Input ::
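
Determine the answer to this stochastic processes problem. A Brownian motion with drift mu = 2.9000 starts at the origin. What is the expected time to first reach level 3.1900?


Expected first passage time = a/mu
= 3.1900/2.9000
= 1.1000

1.1000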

What to work on :: The entries above must be written out again exactly as they are.

Exercise output ::
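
Determine the answer to this stochastic processes problem. A Brownian motion with drift mu = 2.9000 starts at the origin. What is the expected time to first reach level 3.1900?


Expected first passage time = a/mu
= 3.1900/2.9000
= 1.1000

1.1000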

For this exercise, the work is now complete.